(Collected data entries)
★ ★ ★ ★ ★
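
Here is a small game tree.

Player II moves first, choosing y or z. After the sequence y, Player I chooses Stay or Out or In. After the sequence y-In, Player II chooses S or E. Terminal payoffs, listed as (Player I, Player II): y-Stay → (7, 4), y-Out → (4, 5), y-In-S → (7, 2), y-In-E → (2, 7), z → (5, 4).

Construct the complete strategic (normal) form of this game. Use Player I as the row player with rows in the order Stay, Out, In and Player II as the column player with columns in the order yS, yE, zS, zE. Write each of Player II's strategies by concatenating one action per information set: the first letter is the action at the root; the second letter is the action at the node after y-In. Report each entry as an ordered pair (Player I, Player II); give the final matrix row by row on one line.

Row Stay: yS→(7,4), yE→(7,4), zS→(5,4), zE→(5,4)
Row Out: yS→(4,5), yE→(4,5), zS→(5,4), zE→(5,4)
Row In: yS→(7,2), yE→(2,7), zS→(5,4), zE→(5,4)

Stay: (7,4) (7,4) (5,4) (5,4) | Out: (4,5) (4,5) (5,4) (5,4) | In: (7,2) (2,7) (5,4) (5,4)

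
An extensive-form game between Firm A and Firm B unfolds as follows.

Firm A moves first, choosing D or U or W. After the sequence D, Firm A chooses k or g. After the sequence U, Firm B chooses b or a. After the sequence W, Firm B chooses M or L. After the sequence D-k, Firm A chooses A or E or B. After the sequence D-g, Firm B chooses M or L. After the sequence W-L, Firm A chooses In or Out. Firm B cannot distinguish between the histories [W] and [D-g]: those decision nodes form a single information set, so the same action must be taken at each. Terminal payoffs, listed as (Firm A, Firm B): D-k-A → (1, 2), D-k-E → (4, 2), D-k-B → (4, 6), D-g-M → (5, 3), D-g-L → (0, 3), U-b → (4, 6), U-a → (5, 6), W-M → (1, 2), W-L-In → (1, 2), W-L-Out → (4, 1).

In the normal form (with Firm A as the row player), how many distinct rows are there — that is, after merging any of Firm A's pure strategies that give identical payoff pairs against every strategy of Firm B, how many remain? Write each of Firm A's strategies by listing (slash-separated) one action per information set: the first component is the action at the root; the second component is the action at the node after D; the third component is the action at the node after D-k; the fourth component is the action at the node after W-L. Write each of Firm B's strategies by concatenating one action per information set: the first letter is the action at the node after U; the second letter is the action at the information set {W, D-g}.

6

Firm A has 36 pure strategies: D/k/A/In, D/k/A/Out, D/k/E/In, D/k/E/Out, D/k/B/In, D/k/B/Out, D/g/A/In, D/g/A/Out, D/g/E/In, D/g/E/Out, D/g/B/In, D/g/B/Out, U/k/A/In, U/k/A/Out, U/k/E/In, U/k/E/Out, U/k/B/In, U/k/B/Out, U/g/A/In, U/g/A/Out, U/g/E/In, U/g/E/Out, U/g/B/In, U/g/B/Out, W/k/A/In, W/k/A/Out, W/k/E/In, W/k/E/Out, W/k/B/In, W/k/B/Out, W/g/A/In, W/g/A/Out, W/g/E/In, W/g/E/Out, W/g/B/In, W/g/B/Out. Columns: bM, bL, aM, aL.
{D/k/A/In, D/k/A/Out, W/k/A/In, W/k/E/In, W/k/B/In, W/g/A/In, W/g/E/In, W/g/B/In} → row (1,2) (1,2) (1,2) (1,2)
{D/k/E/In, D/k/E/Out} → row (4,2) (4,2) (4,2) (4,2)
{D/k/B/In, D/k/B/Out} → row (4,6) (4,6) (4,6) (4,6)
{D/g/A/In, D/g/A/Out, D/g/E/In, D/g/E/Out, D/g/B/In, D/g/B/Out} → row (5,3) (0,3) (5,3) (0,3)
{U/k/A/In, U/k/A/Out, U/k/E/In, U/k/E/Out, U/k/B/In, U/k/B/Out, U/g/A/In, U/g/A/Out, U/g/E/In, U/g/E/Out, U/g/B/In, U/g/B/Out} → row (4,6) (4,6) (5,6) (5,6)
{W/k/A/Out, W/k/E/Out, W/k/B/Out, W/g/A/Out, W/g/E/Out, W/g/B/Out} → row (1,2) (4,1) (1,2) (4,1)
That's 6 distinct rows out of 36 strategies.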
★ ★ ★ ★ ★
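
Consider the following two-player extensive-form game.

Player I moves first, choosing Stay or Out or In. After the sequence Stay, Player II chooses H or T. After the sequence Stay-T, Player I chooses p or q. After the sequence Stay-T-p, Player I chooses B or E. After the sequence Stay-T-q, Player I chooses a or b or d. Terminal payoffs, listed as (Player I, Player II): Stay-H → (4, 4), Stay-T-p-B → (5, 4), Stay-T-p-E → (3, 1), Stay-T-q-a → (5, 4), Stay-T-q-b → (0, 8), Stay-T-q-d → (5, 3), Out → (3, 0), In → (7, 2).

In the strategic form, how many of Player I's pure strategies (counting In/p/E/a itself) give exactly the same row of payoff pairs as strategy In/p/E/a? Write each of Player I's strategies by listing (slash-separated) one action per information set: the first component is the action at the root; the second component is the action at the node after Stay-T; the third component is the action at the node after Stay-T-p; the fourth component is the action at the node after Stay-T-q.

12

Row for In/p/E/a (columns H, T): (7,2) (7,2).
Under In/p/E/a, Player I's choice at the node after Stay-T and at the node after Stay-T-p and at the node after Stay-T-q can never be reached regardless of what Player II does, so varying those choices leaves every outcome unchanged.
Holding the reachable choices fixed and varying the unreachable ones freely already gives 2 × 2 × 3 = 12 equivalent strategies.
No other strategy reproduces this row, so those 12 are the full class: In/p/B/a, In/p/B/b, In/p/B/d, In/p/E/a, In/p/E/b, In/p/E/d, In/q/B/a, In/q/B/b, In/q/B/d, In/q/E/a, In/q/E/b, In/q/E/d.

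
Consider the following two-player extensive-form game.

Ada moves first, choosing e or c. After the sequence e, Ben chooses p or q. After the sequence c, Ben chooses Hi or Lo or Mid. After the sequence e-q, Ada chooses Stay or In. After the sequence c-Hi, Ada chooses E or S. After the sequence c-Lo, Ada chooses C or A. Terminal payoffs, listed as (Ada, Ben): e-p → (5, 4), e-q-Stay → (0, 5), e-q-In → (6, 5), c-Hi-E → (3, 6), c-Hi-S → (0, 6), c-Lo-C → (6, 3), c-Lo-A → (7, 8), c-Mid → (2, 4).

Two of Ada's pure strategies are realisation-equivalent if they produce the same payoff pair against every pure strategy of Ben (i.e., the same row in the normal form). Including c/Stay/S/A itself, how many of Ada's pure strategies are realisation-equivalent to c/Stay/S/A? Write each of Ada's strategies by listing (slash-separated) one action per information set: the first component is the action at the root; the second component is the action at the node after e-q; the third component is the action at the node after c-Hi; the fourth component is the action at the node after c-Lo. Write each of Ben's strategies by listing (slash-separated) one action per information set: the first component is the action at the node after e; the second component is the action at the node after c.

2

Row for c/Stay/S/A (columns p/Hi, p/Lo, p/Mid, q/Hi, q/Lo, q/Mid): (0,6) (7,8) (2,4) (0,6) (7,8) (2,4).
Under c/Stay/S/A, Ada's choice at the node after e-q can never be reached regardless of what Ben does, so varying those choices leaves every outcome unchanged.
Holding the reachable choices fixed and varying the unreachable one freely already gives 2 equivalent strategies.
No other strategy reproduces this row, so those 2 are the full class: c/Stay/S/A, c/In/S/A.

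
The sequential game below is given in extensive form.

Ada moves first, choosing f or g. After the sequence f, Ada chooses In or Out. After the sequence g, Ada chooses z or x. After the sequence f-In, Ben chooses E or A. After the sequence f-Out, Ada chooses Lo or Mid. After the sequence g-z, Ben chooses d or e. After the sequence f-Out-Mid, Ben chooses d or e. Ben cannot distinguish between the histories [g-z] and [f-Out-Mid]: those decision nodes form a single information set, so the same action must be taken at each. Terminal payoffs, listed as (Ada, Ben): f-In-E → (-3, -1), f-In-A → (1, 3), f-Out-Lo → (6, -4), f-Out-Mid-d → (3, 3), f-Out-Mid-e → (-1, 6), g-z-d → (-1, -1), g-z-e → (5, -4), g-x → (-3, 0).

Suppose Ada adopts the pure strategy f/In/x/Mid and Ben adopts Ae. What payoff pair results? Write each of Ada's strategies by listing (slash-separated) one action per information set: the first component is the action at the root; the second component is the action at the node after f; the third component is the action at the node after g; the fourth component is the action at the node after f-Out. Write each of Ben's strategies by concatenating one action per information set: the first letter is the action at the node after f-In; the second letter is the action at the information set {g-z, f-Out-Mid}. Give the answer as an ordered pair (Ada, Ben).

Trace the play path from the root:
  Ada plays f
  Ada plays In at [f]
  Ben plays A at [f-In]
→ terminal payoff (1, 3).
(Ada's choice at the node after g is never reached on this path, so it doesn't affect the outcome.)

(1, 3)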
★ ★ ★ ★ ★
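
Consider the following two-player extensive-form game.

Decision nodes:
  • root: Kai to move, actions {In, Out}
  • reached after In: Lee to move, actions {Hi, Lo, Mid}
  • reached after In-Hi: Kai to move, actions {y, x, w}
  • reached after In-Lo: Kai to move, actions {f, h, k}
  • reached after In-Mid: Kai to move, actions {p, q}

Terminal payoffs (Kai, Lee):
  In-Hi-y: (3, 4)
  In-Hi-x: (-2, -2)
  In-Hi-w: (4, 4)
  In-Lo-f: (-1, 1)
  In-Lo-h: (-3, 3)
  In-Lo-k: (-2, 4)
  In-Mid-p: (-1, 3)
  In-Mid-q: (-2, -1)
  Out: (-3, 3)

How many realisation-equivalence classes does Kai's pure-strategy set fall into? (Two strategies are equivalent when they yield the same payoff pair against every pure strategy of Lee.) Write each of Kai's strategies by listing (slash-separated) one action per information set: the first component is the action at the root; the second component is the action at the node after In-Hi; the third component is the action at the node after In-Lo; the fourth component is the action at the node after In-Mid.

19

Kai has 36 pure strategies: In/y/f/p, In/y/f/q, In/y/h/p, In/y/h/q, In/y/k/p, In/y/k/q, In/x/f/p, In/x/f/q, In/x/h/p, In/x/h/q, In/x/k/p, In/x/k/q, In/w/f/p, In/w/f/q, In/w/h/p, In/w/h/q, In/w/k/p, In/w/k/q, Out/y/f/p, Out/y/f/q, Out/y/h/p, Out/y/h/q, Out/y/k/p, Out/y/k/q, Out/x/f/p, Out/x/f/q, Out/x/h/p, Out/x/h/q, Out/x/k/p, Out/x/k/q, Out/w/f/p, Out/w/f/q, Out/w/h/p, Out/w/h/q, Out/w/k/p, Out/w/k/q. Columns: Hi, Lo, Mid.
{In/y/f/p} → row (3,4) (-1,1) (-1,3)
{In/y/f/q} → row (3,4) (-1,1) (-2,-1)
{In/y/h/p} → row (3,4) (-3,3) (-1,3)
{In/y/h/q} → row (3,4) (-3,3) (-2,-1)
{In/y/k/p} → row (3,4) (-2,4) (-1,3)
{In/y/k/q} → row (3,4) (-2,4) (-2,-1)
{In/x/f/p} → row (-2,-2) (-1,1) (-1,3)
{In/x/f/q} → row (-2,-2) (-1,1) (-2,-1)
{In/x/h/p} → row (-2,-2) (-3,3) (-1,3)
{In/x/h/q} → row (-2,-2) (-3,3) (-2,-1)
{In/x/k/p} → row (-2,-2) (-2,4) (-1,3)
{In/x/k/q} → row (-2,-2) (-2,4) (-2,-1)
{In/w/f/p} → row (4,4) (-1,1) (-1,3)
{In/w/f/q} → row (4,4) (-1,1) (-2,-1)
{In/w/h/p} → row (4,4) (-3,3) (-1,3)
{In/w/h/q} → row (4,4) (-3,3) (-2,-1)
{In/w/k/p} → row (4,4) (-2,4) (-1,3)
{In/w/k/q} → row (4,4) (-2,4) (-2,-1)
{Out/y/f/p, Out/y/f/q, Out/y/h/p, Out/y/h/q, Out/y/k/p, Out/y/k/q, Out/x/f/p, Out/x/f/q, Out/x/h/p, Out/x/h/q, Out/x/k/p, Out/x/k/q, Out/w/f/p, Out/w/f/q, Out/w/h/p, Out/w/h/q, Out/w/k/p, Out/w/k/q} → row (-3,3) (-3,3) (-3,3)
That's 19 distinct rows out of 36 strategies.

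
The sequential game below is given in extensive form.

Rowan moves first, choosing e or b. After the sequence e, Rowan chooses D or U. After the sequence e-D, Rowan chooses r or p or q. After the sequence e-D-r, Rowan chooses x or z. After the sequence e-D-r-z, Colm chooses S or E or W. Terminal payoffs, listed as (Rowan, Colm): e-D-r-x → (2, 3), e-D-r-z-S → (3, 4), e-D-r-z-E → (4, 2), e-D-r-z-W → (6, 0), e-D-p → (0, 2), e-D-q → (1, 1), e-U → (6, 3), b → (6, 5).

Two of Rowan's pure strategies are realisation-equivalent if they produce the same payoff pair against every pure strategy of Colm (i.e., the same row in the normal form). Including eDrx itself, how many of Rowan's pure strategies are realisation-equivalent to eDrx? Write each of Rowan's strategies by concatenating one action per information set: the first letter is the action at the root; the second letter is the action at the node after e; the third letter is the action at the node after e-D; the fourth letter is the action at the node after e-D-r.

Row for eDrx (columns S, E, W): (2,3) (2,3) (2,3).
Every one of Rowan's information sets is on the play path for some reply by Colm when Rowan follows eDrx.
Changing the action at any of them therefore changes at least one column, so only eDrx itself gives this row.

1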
★ ★ ★ ★ ★
:: Your objective ::
Look above for the line holding "In-Lo-f: (-1, 1)", then set down exactly that line and every line after it up to and including the line holding "Out: (-3, 3)", with nothing else.

:: Result of the task ::
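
  In-Lo-f: (-1, 1)
  In-Lo-h: (-3, 3)
  In-Lo-k: (-2, 4)
  In-Mid-p: (-1, 3)
  In-Mid-q: (-2, -1)
  Out: (-3, 3)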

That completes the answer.